**What you will do**
Give back every entry, exactly as written.

**Extracted data**
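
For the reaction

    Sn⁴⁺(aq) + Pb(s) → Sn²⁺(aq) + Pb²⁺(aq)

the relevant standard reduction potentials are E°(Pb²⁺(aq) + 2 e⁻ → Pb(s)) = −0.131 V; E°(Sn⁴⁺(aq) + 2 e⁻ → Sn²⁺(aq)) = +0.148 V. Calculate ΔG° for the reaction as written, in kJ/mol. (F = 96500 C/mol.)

In the reaction as written Sn⁴⁺(aq) is reduced, so the Sn⁴⁺/Sn²⁺ couple is the cathode and Pb²⁺/Pb is the anode.
E°cell = +0.148 − (−0.131) = +0.279 V; balancing electrons gives n = 2.
ΔG° = −nFE°cell = −(2)(96500)(+0.279) J/mol = −53.8 kJ/mol.

−53.8 kJ/mol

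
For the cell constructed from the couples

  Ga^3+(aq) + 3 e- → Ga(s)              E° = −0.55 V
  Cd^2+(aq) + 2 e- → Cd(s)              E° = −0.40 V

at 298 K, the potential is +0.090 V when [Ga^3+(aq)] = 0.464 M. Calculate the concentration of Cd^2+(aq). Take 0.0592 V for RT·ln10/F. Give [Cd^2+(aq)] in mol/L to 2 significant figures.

The Cd²⁺/Cd couple has the larger reduction potential, so it is the cathode: E°cell = −0.40 − (−0.55) = +0.15 V and n = 6.
Rearranging E = E° − (0.0592/n)·log Q gives log Q = 6(+0.15 − (+0.090))/0.0592 = 6.081.
Balancing electrons gives 3 Cd^2+(aq) + 2 Ga(s) → 3 Cd(s) + 2 Ga^3+(aq); thus Q = [Ga^3+(aq)]^2 / [Cd^2+(aq)]^3.
Isolating [Cd^2+(aq)] in Q = 10^{6.081} yields log [Cd^2+(aq)] = −2.249, i.e. 0.0056 M.

0.0056 M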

**Expected answer**
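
For the reaction

    Sn⁴⁺(aq) + Pb(s) → Sn²⁺(aq) + Pb²⁺(aq)

the relevant standard reduction potentials are E°(Pb²⁺(aq) + 2 e⁻ → Pb(s)) = −0.131 V; E°(Sn⁴⁺(aq) + 2 e⁻ → Sn²⁺(aq)) = +0.148 V. Calculate ΔG° for the reaction as written, in kJ/mol. (F = 96500 C/mol.)

In the reaction as written Sn⁴⁺(aq) is reduced, so the Sn⁴⁺/Sn²⁺ couple is the cathode and Pb²⁺/Pb is the anode.
E°cell = +0.148 − (−0.131) = +0.279 V; balancing electrons gives n = 2.
ΔG° = −nFE°cell = −(2)(96500)(+0.279) J/mol = −53.8 kJ/mol.

−53.8 kJ/mol

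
For the cell constructed from the couples

  Ga^3+(aq) + 3 e- → Ga(s)              E° = −0.55 V
  Cd^2+(aq) + 2 e- → Cd(s)              E° = −0.40 V

at 298 K, the potential is +0.090 V when [Ga^3+(aq)] = 0.464 M. Calculate the concentration of Cd^2+(aq). Take 0.0592 V for RT·ln10/F. Give [Cd^2+(aq)] in mol/L to 2 significant figures.

The Cd²⁺/Cd couple has the larger reduction potential, so it is the cathode: E°cell = −0.40 − (−0.55) = +0.15 V and n = 6.
Rearranging E = E° − (0.0592/n)·log Q gives log Q = 6(+0.15 − (+0.090))/0.0592 = 6.081.
Balancing electrons gives 3 Cd^2+(aq) + 2 Ga(s) → 3 Cd(s) + 2 Ga^3+(aq); thus Q = [Ga^3+(aq)]^2 / [Cd^2+(aq)]^3.
Isolating [Cd^2+(aq)] in Q = 10^{6.081} yields log [Cd^2+(aq)] = −2.249, i.e. 0.0056 M.

0.0056 M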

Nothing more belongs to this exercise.